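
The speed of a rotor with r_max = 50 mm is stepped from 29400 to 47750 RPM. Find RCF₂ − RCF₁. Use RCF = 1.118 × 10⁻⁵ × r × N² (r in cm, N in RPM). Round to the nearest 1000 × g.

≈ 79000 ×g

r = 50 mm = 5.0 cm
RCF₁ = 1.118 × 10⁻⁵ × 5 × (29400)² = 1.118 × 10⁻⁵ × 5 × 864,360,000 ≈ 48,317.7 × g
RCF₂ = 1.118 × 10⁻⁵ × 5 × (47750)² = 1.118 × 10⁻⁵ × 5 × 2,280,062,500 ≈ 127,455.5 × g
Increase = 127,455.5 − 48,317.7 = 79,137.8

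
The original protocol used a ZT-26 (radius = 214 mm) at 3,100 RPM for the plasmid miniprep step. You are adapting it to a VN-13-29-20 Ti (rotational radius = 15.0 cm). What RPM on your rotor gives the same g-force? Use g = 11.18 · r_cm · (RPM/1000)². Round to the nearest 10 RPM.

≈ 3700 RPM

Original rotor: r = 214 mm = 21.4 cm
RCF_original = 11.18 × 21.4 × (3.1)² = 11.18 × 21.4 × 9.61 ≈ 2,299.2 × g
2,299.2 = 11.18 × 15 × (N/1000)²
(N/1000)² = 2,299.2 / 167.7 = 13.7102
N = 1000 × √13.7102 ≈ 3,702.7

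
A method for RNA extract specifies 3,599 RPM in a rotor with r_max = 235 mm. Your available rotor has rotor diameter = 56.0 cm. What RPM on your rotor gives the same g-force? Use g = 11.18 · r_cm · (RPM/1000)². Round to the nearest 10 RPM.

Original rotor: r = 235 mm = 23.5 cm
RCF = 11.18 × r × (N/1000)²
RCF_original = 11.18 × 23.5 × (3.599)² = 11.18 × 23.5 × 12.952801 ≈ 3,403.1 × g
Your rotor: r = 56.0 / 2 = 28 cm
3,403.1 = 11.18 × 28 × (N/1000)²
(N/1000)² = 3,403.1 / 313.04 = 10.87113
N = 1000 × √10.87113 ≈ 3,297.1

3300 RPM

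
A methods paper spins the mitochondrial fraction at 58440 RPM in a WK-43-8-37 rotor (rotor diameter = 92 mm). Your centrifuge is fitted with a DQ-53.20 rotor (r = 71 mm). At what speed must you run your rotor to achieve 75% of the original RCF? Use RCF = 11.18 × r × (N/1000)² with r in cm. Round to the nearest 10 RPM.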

☆ ☆ ☆ ☆

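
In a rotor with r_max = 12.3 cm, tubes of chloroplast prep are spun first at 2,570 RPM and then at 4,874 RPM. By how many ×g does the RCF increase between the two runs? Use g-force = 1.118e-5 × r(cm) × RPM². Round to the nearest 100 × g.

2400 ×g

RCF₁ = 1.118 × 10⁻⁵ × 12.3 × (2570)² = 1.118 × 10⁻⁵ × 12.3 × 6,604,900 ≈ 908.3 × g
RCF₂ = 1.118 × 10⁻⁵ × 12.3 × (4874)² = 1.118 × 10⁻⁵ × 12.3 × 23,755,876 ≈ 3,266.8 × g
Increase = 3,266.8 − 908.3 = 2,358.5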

☆ ☆ ☆ ☆

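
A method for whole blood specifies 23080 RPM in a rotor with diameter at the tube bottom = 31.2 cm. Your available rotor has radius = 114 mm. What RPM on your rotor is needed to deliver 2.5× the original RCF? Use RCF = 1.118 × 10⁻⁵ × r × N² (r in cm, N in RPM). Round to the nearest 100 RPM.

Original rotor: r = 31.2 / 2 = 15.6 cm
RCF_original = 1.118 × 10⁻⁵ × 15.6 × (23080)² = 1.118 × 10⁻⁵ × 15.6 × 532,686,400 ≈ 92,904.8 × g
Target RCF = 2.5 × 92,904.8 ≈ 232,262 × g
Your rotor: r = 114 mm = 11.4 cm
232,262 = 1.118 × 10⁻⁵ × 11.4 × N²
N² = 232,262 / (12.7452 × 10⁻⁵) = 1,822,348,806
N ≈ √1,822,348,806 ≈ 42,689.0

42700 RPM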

☆ ☆ ☆ ☆

In the material above, transcribe exactly the lines beginning at the one with "The speed of" and ending at the one with "A methods paper", both included.

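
The speed of a rotor with r_max = 50 mm is stepped from 29400 to 47750 RPM. Find RCF₂ − RCF₁. Use RCF = 1.118 × 10⁻⁵ × r × N² (r in cm, N in RPM). Round to the nearest 1000 × g.

≈ 79000 ×g

r = 50 mm = 5.0 cm
RCF₁ = 1.118 × 10⁻⁵ × 5 × (29400)² = 1.118 × 10⁻⁵ × 5 × 864,360,000 ≈ 48,317.7 × g
RCF₂ = 1.118 × 10⁻⁵ × 5 × (47750)² = 1.118 × 10⁻⁵ × 5 × 2,280,062,500 ≈ 127,455.5 × g
Increase = 127,455.5 − 48,317.7 = 79,137.8

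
The original protocol used a ZT-26 (radius = 214 mm) at 3,100 RPM for the plasmid miniprep step. You are adapting it to a VN-13-29-20 Ti (rotational radius = 15.0 cm). What RPM on your rotor gives the same g-force? Use g = 11.18 · r_cm · (RPM/1000)². Round to the nearest 10 RPM.

≈ 3700 RPM

Original rotor: r = 214 mm = 21.4 cm
RCF_original = 11.18 × 21.4 × (3.1)² = 11.18 × 21.4 × 9.61 ≈ 2,299.2 × g
2,299.2 = 11.18 × 15 × (N/1000)²
(N/1000)² = 2,299.2 / 167.7 = 13.7102
N = 1000 × √13.7102 ≈ 3,702.7

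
A method for RNA extract specifies 3,599 RPM in a rotor with r_max = 235 mm. Your available rotor has rotor diameter = 56.0 cm. What RPM on your rotor gives the same g-force? Use g = 11.18 · r_cm · (RPM/1000)². Round to the nearest 10 RPM.

Original rotor: r = 235 mm = 23.5 cm
RCF = 11.18 × r × (N/1000)²
RCF_original = 11.18 × 23.5 × (3.599)² = 11.18 × 23.5 × 12.952801 ≈ 3,403.1 × g
Your rotor: r = 56.0 / 2 = 28 cm
3,403.1 = 11.18 × 28 × (N/1000)²
(N/1000)² = 3,403.1 / 313.04 = 10.87113
N = 1000 × √10.87113 ≈ 3,297.1

3300 RPM

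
A methods paper spins the mitochondrial fraction at 58440 RPM in a WK-43-8-37 rotor (rotor diameter = 92 mm). Your centrifuge is fitted with a DQ-53.20 rotor (r = 71 mm). At what speed must you run your rotor to achieve 75% of the original RCF? Use RCF = 11.18 × r × (N/1000)² with r in cm. Round to the nearest 10 RPM.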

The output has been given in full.